What this task involves:
Every line that holds the word "such" needs to be copied from the data below.

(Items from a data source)
------------------------

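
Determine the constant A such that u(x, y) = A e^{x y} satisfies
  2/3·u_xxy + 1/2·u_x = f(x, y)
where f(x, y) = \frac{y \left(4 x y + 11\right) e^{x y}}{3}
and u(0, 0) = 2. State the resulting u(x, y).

Answer: u(x, y) = 2 e^{x y}

Derivation:
Substitute the ansatz u = A e^{x y} into the left-hand side.
Derivatives of the ansatz:
  u_xxy = A x y^{2} e^{x y} + 2 A y e^{x y}
  u_x = A y e^{x y}
Term by term:
  2/3·u_xxy = \frac{2 A x y^{2} e^{x y}}{3} + \frac{4 A y e^{x y}}{3}
  1/2·u_x = \frac{A y e^{x y}}{2}
So the left-hand side equals
  \frac{2 A x y^{2} e^{x y}}{3} + \frac{11 A y e^{x y}}{6}
This must equal f(x, y) identically; expanded, f = \frac{4 x y^{2} e^{x y}}{3} + \frac{11 y e^{x y}}{3}.
Matching coefficients of the independent functions:
  [y e^{x y}]:  \frac{11 A}{6} = \frac{11}{3}
  [x y^{2} e^{x y}]:  \frac{2 A}{3} = \frac{4}{3}
Solving: A = 2.
Check against the point condition:
  u(0, 0) = 2  ⟹  A = 2  ✓
Hence u(x, y) = 2 e^{x y}.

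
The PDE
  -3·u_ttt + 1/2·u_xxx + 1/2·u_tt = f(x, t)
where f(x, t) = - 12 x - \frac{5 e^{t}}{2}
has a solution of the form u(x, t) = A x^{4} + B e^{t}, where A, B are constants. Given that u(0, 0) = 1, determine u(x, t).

Substitute the ansatz u = A x^{4} + B e^{t} into the left-hand side.
Derivatives of the ansatz:
  u_ttt = B e^{t}
  u_xxx = 24 A x
  u_tt = B e^{t}
Term by term:
  -3·u_ttt = - 3 B e^{t}
  1/2·u_xxx = 12 A x
  1/2·u_tt = \frac{B e^{t}}{2}
So the left-hand side equals
  12 A x - \frac{5 B e^{t}}{2}
This must equal f(x, t) = - 12 x - \frac{5 e^{t}}{2} identically.
Matching coefficients of the independent functions:
  [x]:  12 A = -12
  [e^{t}]:  - \frac{5 B}{2} = - \frac{5}{2}
Solving: A = -1, B = 1.
Check against the point condition:
  u(0, 0) = 1  ⟹  B = 1  ✓
Hence u(x, t) = - x^{4} + e^{t}.

Answer: u(x, t) = - x^{4} + e^{t}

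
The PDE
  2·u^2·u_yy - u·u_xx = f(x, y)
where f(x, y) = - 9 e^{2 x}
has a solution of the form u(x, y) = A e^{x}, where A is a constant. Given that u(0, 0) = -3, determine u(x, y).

Substitute the ansatz u = A e^{x} into the left-hand side.
Derivatives of the ansatz:
  u_yy = 0
  u_xx = A e^{x}
Term by term:
  2·u^2·u_yy = 0
  -u·u_xx = - A^{2} e^{2 x}
So the left-hand side equals
  - A^{2} e^{2 x}
This must equal f(x, y) = - 9 e^{2 x} identically.
Matching coefficients of the independent functions:
  [e^{2 x}]:  - A^{2} = -9
These equations allow (A) = (-3) or (3).
Impose the point condition(s):
  u(0, 0) = -3  ⟹  A = -3
Only A = -3 satisfies everything.
Hence u(x, y) = - 3 e^{x}.

Answer: u(x, y) = - 3 e^{x}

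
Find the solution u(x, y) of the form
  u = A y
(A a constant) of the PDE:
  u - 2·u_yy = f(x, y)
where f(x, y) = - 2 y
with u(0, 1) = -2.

Substitute the ansatz u = A y into the left-hand side.
Derivatives of the ansatz:
  u_yy = 0
Term by term:
  u = A y
  -2·u_yy = 0
So the left-hand side equals
  A y
This must equal f(x, y) = - 2 y identically.
Matching coefficients of the independent functions:
  [y]:  A = -2
Solving: A = -2.
Check against the point condition:
  u(0, 1) = -2  ⟹  A = -2  ✓
Hence u(x, y) = - 2 y.

Answer: u(x, y) = - 2 y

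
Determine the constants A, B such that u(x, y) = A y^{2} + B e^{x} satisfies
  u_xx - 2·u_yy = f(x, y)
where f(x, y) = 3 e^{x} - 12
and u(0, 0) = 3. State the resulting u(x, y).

Answer: u(x, y) = 3 y^{2} + 3 e^{x}

Derivation:
Substitute the ansatz u = A y^{2} + B e^{x} into the left-hand side.
Derivatives of the ansatz:
  u_xx = B e^{x}
  u_yy = 2 A
Term by term:
  u_xx = B e^{x}
  -2·u_yy = - 4 A
So the left-hand side equals
  - 4 A + B e^{x}
This must equal f(x, y) = 3 e^{x} - 12 identically.
Matching coefficients of the independent functions:
  [constant term]:  - 4 A = -12
  [e^{x}]:  B = 3
Solving: A = 3, B = 3.
Check against the point condition:
  u(0, 0) = 3  ⟹  B = 3  ✓
Hence u(x, y) = 3 y^{2} + 3 e^{x}.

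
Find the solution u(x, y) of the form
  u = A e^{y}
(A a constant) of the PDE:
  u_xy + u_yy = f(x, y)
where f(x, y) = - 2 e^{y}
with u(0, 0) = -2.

Substitute the ansatz u = A e^{y} into the left-hand side.
Derivatives of the ansatz:
  u_xy = 0
  u_yy = A e^{y}
Term by term:
  u_xy = 0
  u_yy = A e^{y}
So the left-hand side equals
  A e^{y}
This must equal f(x, y) = - 2 e^{y} identically.
Matching coefficients of the independent functions:
  [e^{y}]:  A = -2
Solving: A = -2.
Check against the point condition:
  u(0, 0) = -2  ⟹  A = -2  ✓
Hence u(x, y) = - 2 e^{y}.

Answer: u(x, y) = - 2 e^{y}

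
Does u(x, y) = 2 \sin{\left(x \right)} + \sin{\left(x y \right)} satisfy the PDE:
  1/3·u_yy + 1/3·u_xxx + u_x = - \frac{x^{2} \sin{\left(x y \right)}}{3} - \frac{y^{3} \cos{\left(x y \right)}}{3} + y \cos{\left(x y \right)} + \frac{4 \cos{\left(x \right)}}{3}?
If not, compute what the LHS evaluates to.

Evaluate each term of the left-hand side for u = 2 \sin{\left(x \right)} + \sin{\left(x y \right)}.
Derivatives:
  u_yy = - x^{2} \sin{\left(x y \right)}
  u_xxx = - y^{3} \cos{\left(x y \right)} - 2 \cos{\left(x \right)}
  u_x = y \cos{\left(x y \right)} + 2 \cos{\left(x \right)}
Terms:
  1/3·u_yy = - \frac{x^{2} \sin{\left(x y \right)}}{3}
  1/3·u_xxx = - \frac{y^{3} \cos{\left(x y \right)}}{3} - \frac{2 \cos{\left(x \right)}}{3}
  u_x = y \cos{\left(x y \right)} + 2 \cos{\left(x \right)}
Sum: LHS = - \frac{x^{2} \sin{\left(x y \right)}}{3} - \frac{y^{3} \cos{\left(x y \right)}}{3} + y \cos{\left(x y \right)} + \frac{4 \cos{\left(x \right)}}{3}
This is exactly the given right-hand side, so u is a solution.

Answer: Yes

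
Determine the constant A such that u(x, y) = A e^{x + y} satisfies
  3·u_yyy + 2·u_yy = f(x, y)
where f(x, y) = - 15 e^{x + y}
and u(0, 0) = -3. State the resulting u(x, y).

Answer: u(x, y) = - 3 e^{x + y}

Derivation:
Substitute the ansatz u = A e^{x + y} into the left-hand side.
Derivatives of the ansatz:
  u_yyy = A e^{x} e^{y}
  u_yy = A e^{x} e^{y}
Term by term:
  3·u_yyy = 3 A e^{x} e^{y}
  2·u_yy = 2 A e^{x} e^{y}
So the left-hand side equals
  5 A e^{x} e^{y}
This must equal f(x, y) identically; expanded, f = - 15 e^{x} e^{y}.
Matching coefficients of the independent functions:
  [e^{x} e^{y}]:  5 A = -15
Solving: A = -3.
Check against the point condition:
  u(0, 0) = -3  ⟹  A = -3  ✓
Hence u(x, y) = - 3 e^{x + y}.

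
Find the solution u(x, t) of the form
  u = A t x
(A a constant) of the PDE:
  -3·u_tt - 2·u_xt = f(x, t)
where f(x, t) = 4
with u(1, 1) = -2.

Substitute the ansatz u = A t x into the left-hand side.
Derivatives of the ansatz:
  u_tt = 0
  u_xt = A
Term by term:
  -3·u_tt = 0
  -2·u_xt = - 2 A
So the left-hand side equals
  - 2 A
This must equal f(x, t) = 4 identically.
Matching coefficients of the independent functions:
  [constant term]:  - 2 A = 4
Solving: A = -2.
Check against the point condition:
  u(1, 1) = -2  ⟹  A = -2  ✓
Hence u(x, t) = - 2 t x.

Answer: u(x, t) = - 2 t x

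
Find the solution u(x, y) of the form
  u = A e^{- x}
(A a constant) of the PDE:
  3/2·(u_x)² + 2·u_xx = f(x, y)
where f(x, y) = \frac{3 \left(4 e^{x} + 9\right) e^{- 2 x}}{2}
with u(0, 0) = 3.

Substitute the ansatz u = A e^{- x} into the left-hand side.
Derivatives of the ansatz:
  u_x = - A e^{- x}
  u_xx = A e^{- x}
Term by term:
  3/2·(u_x)² = \frac{3 A^{2} e^{- 2 x}}{2}
  2·u_xx = 2 A e^{- x}
So the left-hand side equals
  \frac{3 A^{2} e^{- 2 x}}{2} + 2 A e^{- x}
This must equal f(x, y) identically; expanded, f = 6 e^{- x} + \frac{27 e^{- 2 x}}{2}.
Matching coefficients of the independent functions:
  [e^{- 2 x}]:  \frac{3 A^{2}}{2} = \frac{27}{2}
  [e^{- x}]:  2 A = 6
Solving: A = 3.
Check against the point condition:
  u(0, 0) = 3  ⟹  A = 3  ✓
Hence u(x, y) = 3 e^{- x}.

Answer: u(x, y) = 3 e^{- x}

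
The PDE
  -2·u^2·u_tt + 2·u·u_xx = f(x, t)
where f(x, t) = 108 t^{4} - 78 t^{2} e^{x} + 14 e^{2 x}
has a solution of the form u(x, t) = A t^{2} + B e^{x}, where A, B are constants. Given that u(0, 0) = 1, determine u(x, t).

Substitute the ansatz u = A t^{2} + B e^{x} into the left-hand side.
Derivatives of the ansatz:
  u_tt = 2 A
  u_xx = B e^{x}
Term by term:
  -2·u^2·u_tt = - 4 A^{3} t^{4} - 8 A^{2} B t^{2} e^{x} - 4 A B^{2} e^{2 x}
  2·u·u_xx = 2 A B t^{2} e^{x} + 2 B^{2} e^{2 x}
So the left-hand side equals
  - 4 A^{3} t^{4} - 8 A^{2} B t^{2} e^{x} - 4 A B^{2} e^{2 x} + 2 A B t^{2} e^{x} + 2 B^{2} e^{2 x}
This must equal f(x, t) = 108 t^{4} - 78 t^{2} e^{x} + 14 e^{2 x} identically.
Matching coefficients of the independent functions:
  [t^{4}]:  - 4 A^{3} = 108
  [t^{2} e^{x}]:  - 8 A^{2} B + 2 A B = -78
  [e^{2 x}]:  - 4 A B^{2} + 2 B^{2} = 14
Solving: A = -3, B = 1.
Check against the point condition:
  u(0, 0) = 1  ⟹  B = 1  ✓
Hence u(x, t) = - 3 t^{2} + e^{x}.

Answer: u(x, t) = - 3 t^{2} + e^{x}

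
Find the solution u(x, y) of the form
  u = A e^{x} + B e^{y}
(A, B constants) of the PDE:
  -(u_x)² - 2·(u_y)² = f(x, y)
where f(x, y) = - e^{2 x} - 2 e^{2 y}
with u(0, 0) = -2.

Answer: u(x, y) = - e^{x} - e^{y}

Derivation:
Substitute the ansatz u = A e^{x} + B e^{y} into the left-hand side.
Derivatives of the ansatz:
  u_x = A e^{x}
  u_y = B e^{y}
Term by term:
  -(u_x)² = - A^{2} e^{2 x}
  -2·(u_y)² = - 2 B^{2} e^{2 y}
So the left-hand side equals
  - A^{2} e^{2 x} - 2 B^{2} e^{2 y}
This must equal f(x, y) = - e^{2 x} - 2 e^{2 y} identically.
Matching coefficients of the independent functions:
  [e^{2 x}]:  - A^{2} = -1
  [e^{2 y}]:  - 2 B^{2} = -2
These equations allow (A, B) = (-1, -1) or (-1, 1) or (1, -1) or (1, 1).
Impose the point condition(s):
  u(0, 0) = -2  ⟹  A + B = -2
Only A = -1, B = -1 satisfies everything.
Hence u(x, y) = - e^{x} - e^{y}.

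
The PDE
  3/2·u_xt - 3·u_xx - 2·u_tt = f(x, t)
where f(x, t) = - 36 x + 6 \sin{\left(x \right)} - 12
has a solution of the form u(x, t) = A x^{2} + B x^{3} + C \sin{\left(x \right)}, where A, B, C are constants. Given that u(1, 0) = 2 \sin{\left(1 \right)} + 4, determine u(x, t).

Substitute the ansatz u = A x^{2} + B x^{3} + C \sin{\left(x \right)} into the left-hand side.
Derivatives of the ansatz:
  u_xt = 0
  u_xx = 2 A + 6 B x - C \sin{\left(x \right)}
  u_tt = 0
Term by term:
  3/2·u_xt = 0
  -3·u_xx = - 6 A - 18 B x + 3 C \sin{\left(x \right)}
  -2·u_tt = 0
So the left-hand side equals
  - 6 A - 18 B x + 3 C \sin{\left(x \right)}
This must equal f(x, t) = - 36 x + 6 \sin{\left(x \right)} - 12 identically.
Matching coefficients of the independent functions:
  [constant term]:  - 6 A = -12
  [x]:  - 18 B = -36
  [\sin{\left(x \right)}]:  3 C = 6
Solving: A = 2, B = 2, C = 2.
Check against the point condition:
  u(1, 0) = 2 \sin{\left(1 \right)} + 4  ⟹  A + B + C \sin{\left(1 \right)} = 2 \sin{\left(1 \right)} + 4  ✓
Hence u(x, t) = 2 x^{3} + 2 x^{2} + 2 \sin{\left(x \right)}.

Answer: u(x, t) = 2 x^{3} + 2 x^{2} + 2 \sin{\left(x \right)}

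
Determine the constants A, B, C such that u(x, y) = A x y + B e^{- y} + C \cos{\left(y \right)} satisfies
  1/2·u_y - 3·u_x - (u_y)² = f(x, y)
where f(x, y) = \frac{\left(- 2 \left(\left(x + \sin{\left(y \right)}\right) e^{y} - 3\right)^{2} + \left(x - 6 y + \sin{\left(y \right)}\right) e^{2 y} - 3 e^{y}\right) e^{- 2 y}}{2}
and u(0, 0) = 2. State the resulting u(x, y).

Substitute the ansatz u = A x y + B e^{- y} + C \cos{\left(y \right)} into the left-hand side.
Derivatives of the ansatz:
  u_y = A x - B e^{- y} - C \sin{\left(y \right)}
  u_x = A y
Term by term:
  1/2·u_y = \frac{A x}{2} - \frac{B e^{- y}}{2} - \frac{C \sin{\left(y \right)}}{2}
  -3·u_x = - 3 A y
  -(u_y)² = - A^{2} x^{2} + 2 A B x e^{- y} + 2 A C x \sin{\left(y \right)} - B^{2} e^{- 2 y} - 2 B C e^{- y} \sin{\left(y \right)} - C^{2} \sin^{2}{\left(y \right)}
So the left-hand side equals
  - A^{2} x^{2} + 2 A B x e^{- y} + 2 A C x \sin{\left(y \right)} + \frac{A x}{2} - 3 A y - B^{2} e^{- 2 y} - 2 B C e^{- y} \sin{\left(y \right)} - \frac{B e^{- y}}{2} - C^{2} \sin^{2}{\left(y \right)} - \frac{C \sin{\left(y \right)}}{2}
This must equal f(x, y) identically; expanded, f = - x^{2} - 2 x \sin{\left(y \right)} + \frac{x}{2} + 6 x e^{- y} - 3 y - \sin^{2}{\left(y \right)} + \frac{\sin{\left(y \right)}}{2} + 6 e^{- y} \sin{\left(y \right)} - \frac{3 e^{- y}}{2} - 9 e^{- 2 y}.
Matching coefficients of the independent functions:
  [x]:  \frac{A}{2} = \frac{1}{2}
  [x^{2}]:  - A^{2} = -1
  [y]:  - 3 A = -3
  [x e^{- y}]:  2 A B = 6
  [x \sin{\left(y \right)}]:  2 A C = -2
  [e^{- y} \sin{\left(y \right)}]:  - 2 B C = 6
  [e^{- 2 y}]:  - B^{2} = -9
  [e^{- y}]:  - \frac{B}{2} = - \frac{3}{2}
  [\sin{\left(y \right)}]:  - \frac{C}{2} = \frac{1}{2}
  [\sin^{2}{\left(y \right)}]:  - C^{2} = -1
Solving: A = 1, B = 3, C = -1.
Check against the point condition:
  u(0, 0) = 2  ⟹  B + C = 2  ✓
Hence u(x, y) = x y - \cos{\left(y \right)} + 3 e^{- y}.

Answer: u(x, y) = x y - \cos{\left(y \right)} + 3 e^{- y}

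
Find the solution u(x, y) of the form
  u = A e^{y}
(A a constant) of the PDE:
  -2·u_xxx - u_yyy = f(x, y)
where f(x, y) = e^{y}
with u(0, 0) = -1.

Substitute the ansatz u = A e^{y} into the left-hand side.
Derivatives of the ansatz:
  u_xxx = 0
  u_yyy = A e^{y}
Term by term:
  -2·u_xxx = 0
  -u_yyy = - A e^{y}
So the left-hand side equals
  - A e^{y}
This must equal f(x, y) = e^{y} identically.
Matching coefficients of the independent functions:
  [e^{y}]:  - A = 1
Solving: A = -1.
Check against the point condition:
  u(0, 0) = -1  ⟹  A = -1  ✓
Hence u(x, y) = - e^{y}.

Answer: u(x, y) = - e^{y}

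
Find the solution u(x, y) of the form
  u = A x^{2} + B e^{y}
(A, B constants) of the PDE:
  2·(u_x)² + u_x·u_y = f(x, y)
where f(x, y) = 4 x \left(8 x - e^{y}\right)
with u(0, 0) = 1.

Substitute the ansatz u = A x^{2} + B e^{y} into the left-hand side.
Derivatives of the ansatz:
  u_x = 2 A x
  u_y = B e^{y}
Term by term:
  2·(u_x)² = 8 A^{2} x^{2}
  u_x·u_y = 2 A B x e^{y}
So the left-hand side equals
  8 A^{2} x^{2} + 2 A B x e^{y}
This must equal f(x, y) identically; expanded, f = 32 x^{2} - 4 x e^{y}.
Matching coefficients of the independent functions:
  [x^{2}]:  8 A^{2} = 32
  [x e^{y}]:  2 A B = -4
These equations allow (A, B) = (-2, 1) or (2, -1).
Impose the point condition(s):
  u(0, 0) = 1  ⟹  B = 1
Only A = -2, B = 1 satisfies everything.
Hence u(x, y) = - 2 x^{2} + e^{y}.

Answer: u(x, y) = - 2 x^{2} + e^{y}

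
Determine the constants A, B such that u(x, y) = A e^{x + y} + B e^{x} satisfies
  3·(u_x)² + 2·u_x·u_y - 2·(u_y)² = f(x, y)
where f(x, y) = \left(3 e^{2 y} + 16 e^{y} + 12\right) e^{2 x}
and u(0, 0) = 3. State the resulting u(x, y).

Substitute the ansatz u = A e^{x + y} + B e^{x} into the left-hand side.
Derivatives of the ansatz:
  u_x = A e^{x} e^{y} + B e^{x}
  u_y = A e^{x} e^{y}
Term by term:
  3·(u_x)² = 3 A^{2} e^{2 x} e^{2 y} + 6 A B e^{2 x} e^{y} + 3 B^{2} e^{2 x}
  2·u_x·u_y = 2 A^{2} e^{2 x} e^{2 y} + 2 A B e^{2 x} e^{y}
  -2·(u_y)² = - 2 A^{2} e^{2 x} e^{2 y}
So the left-hand side equals
  3 A^{2} e^{2 x} e^{2 y} + 8 A B e^{2 x} e^{y} + 3 B^{2} e^{2 x}
This must equal f(x, y) identically; expanded, f = 3 e^{2 x} e^{2 y} + 16 e^{2 x} e^{y} + 12 e^{2 x}.
Matching coefficients of the independent functions:
  [e^{2 x} e^{y}]:  8 A B = 16
  [e^{2 x} e^{2 y}]:  3 A^{2} = 3
  [e^{2 x}]:  3 B^{2} = 12
These equations allow (A, B) = (-1, -2) or (1, 2).
Impose the point condition(s):
  u(0, 0) = 3  ⟹  A + B = 3
Only A = 1, B = 2 satisfies everything.
Hence u(x, y) = 2 e^{x} + e^{x + y}.

Answer: u(x, y) = 2 e^{x} + e^{x + y}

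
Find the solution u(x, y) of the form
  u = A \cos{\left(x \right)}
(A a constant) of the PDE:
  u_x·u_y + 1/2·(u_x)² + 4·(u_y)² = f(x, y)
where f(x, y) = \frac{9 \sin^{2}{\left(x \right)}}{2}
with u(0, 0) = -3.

Answer: u(x, y) = - 3 \cos{\left(x \right)}

Derivation:
Substitute the ansatz u = A \cos{\left(x \right)} into the left-hand side.
Derivatives of the ansatz:
  u_x = - A \sin{\left(x \right)}
  u_y = 0
Term by term:
  u_x·u_y = 0
  1/2·(u_x)² = \frac{A^{2} \sin^{2}{\left(x \right)}}{2}
  4·(u_y)² = 0
So the left-hand side equals
  \frac{A^{2} \sin^{2}{\left(x \right)}}{2}
This must equal f(x, y) = \frac{9 \sin^{2}{\left(x \right)}}{2} identically.
Matching coefficients of the independent functions:
  [\sin^{2}{\left(x \right)}]:  \frac{A^{2}}{2} = \frac{9}{2}
These equations allow (A) = (-3) or (3).
Impose the point condition(s):
  u(0, 0) = -3  ⟹  A = -3
Only A = -3 satisfies everything.
Hence u(x, y) = - 3 \cos{\left(x \right)}.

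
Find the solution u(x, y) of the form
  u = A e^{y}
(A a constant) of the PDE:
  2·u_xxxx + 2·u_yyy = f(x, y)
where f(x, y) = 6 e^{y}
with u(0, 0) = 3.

Answer: u(x, y) = 3 e^{y}

Derivation:
Substitute the ansatz u = A e^{y} into the left-hand side.
Derivatives of the ansatz:
  u_xxxx = 0
  u_yyy = A e^{y}
Term by term:
  2·u_xxxx = 0
  2·u_yyy = 2 A e^{y}
So the left-hand side equals
  2 A e^{y}
This must equal f(x, y) = 6 e^{y} identically.
Matching coefficients of the independent functions:
  [e^{y}]:  2 A = 6
Solving: A = 3.
Check against the point condition:
  u(0, 0) = 3  ⟹  A = 3  ✓
Hence u(x, y) = 3 e^{y}.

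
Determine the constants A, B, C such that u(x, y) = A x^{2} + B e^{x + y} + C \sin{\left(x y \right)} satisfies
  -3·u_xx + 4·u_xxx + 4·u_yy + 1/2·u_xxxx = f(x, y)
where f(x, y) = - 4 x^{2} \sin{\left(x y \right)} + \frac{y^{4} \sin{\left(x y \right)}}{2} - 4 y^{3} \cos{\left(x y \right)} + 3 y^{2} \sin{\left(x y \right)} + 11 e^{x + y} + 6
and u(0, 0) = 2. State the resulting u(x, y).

Substitute the ansatz u = A x^{2} + B e^{x + y} + C \sin{\left(x y \right)} into the left-hand side.
Derivatives of the ansatz:
  u_xx = 2 A + B e^{x} e^{y} - C y^{2} \sin{\left(x y \right)}
  u_xxx = B e^{x} e^{y} - C y^{3} \cos{\left(x y \right)}
  u_yy = B e^{x} e^{y} - C x^{2} \sin{\left(x y \right)}
  u_xxxx = B e^{x} e^{y} + C y^{4} \sin{\left(x y \right)}
Term by term:
  -3·u_xx = - 6 A - 3 B e^{x} e^{y} + 3 C y^{2} \sin{\left(x y \right)}
  4·u_xxx = 4 B e^{x} e^{y} - 4 C y^{3} \cos{\left(x y \right)}
  4·u_yy = 4 B e^{x} e^{y} - 4 C x^{2} \sin{\left(x y \right)}
  1/2·u_xxxx = \frac{B e^{x} e^{y}}{2} + \frac{C y^{4} \sin{\left(x y \right)}}{2}
So the left-hand side equals
  - 6 A + \frac{11 B e^{x} e^{y}}{2} - 4 C x^{2} \sin{\left(x y \right)} + \frac{C y^{4} \sin{\left(x y \right)}}{2} - 4 C y^{3} \cos{\left(x y \right)} + 3 C y^{2} \sin{\left(x y \right)}
This must equal f(x, y) identically; expanded, f = - 4 x^{2} \sin{\left(x y \right)} + \frac{y^{4} \sin{\left(x y \right)}}{2} - 4 y^{3} \cos{\left(x y \right)} + 3 y^{2} \sin{\left(x y \right)} + 11 e^{x} e^{y} + 6.
Matching coefficients of the independent functions:
  [constant term]:  - 6 A = 6
  [x^{2} \sin{\left(x y \right)}, y^{3} \cos{\left(x y \right)}]:  - 4 C = -4
  [y^{2} \sin{\left(x y \right)}]:  3 C = 3
  [y^{4} \sin{\left(x y \right)}]:  \frac{C}{2} = \frac{1}{2}
  [e^{x} e^{y}]:  \frac{11 B}{2} = 11
Solving: A = -1, B = 2, C = 1.
Check against the point condition:
  u(0, 0) = 2  ⟹  B = 2  ✓
Hence u(x, y) = - x^{2} + 2 e^{x + y} + \sin{\left(x y \right)}.

Answer: u(x, y) = - x^{2} + 2 e^{x + y} + \sin{\left(x y \right)}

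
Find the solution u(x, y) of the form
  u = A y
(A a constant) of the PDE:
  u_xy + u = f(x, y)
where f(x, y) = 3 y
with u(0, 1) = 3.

Substitute the ansatz u = A y into the left-hand side.
Derivatives of the ansatz:
  u_xy = 0
Term by term:
  u_xy = 0
  u = A y
So the left-hand side equals
  A y
This must equal f(x, y) = 3 y identically.
Matching coefficients of the independent functions:
  [y]:  A = 3
Solving: A = 3.
Check against the point condition:
  u(0, 1) = 3  ⟹  A = 3  ✓
Hence u(x, y) = 3 y.

Answer: u(x, y) = 3 y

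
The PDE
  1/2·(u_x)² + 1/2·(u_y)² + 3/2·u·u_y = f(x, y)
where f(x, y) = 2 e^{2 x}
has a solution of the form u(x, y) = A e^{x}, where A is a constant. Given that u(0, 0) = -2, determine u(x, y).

Substitute the ansatz u = A e^{x} into the left-hand side.
Derivatives of the ansatz:
  u_x = A e^{x}
  u_y = 0
Term by term:
  1/2·(u_x)² = \frac{A^{2} e^{2 x}}{2}
  1/2·(u_y)² = 0
  3/2·u·u_y = 0
So the left-hand side equals
  \frac{A^{2} e^{2 x}}{2}
This must equal f(x, y) = 2 e^{2 x} identically.
Matching coefficients of the independent functions:
  [e^{2 x}]:  \frac{A^{2}}{2} = 2
These equations allow (A) = (-2) or (2).
Impose the point condition(s):
  u(0, 0) = -2  ⟹  A = -2
Only A = -2 satisfies everything.
Hence u(x, y) = - 2 e^{x}.

Answer: u(x, y) = - 2 e^{x}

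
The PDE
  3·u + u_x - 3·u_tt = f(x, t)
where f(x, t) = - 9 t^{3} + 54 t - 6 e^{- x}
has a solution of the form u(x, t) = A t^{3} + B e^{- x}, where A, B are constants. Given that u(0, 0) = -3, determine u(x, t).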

------------------------

Answer to the exercise:
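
Determine the constant A such that u(x, y) = A e^{x y} satisfies
Determine the constants A, B such that u(x, y) = A y^{2} + B e^{x} satisfies
Determine the constant A such that u(x, y) = A e^{x + y} satisfies
Determine the constants A, B, C such that u(x, y) = A x y + B e^{- y} + C \cos{\left(y \right)} satisfies
Determine the constants A, B such that u(x, y) = A e^{x + y} + B e^{x} satisfies
Determine the constants A, B, C such that u(x, y) = A x^{2} + B e^{x + y} + C \sin{\left(x y \right)} satisfies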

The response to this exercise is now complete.